WHAT THE EXERCISE ASKS | Nothing below is to be printed except the lines between the line holding "Harborlight Financial —" and the line holding "Determine the applicable", inclusive, each exactly as it appears.

------------------------------

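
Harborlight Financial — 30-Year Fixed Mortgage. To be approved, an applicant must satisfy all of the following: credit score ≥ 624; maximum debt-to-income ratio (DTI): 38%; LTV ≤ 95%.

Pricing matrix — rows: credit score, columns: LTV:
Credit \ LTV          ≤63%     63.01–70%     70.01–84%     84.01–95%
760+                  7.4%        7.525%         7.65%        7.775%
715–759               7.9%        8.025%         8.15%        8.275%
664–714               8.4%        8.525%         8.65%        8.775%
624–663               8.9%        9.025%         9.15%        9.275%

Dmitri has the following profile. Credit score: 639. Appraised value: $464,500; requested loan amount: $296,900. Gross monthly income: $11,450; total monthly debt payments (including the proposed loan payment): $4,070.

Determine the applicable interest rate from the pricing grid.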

------------------------------

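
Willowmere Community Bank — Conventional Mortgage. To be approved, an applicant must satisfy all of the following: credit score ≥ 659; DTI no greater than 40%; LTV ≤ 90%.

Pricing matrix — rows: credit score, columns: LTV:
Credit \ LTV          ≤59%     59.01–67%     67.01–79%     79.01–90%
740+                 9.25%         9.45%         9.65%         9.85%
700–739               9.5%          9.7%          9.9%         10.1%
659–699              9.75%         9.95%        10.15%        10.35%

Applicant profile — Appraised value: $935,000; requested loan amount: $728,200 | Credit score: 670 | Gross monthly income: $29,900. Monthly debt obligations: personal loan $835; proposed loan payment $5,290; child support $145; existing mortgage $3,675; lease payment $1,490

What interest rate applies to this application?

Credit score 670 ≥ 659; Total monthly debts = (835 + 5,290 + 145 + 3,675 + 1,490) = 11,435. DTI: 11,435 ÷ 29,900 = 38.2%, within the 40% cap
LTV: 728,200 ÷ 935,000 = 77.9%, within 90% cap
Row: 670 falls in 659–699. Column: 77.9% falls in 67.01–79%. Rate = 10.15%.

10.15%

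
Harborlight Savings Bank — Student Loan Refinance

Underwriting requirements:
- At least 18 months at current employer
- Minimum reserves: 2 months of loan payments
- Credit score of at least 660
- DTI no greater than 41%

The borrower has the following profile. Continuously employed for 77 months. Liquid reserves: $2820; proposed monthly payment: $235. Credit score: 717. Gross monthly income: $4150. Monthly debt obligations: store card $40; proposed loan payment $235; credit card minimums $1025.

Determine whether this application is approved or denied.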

------------------------------

WRITTEN RESPONSE |
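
Harborlight Financial — 30-Year Fixed Mortgage. To be approved, an applicant must satisfy all of the following: credit score ≥ 624; maximum debt-to-income ratio (DTI): 38%; LTV ≤ 95%.

Pricing matrix — rows: credit score, columns: LTV:
Credit \ LTV          ≤63%     63.01–70%     70.01–84%     84.01–95%
760+                  7.4%        7.525%         7.65%        7.775%
715–759               7.9%        8.025%         8.15%        8.275%
664–714               8.4%        8.525%         8.65%        8.775%
624–663               8.9%        9.025%         9.15%        9.275%

Dmitri has the following profile. Credit score: 639. Appraised value: $464,500; requested loan amount: $296,900. Gross monthly income: $11,450; total monthly debt payments (including the proposed loan payment): $4,070.

Determine the applicable interest rate from the pricing grid.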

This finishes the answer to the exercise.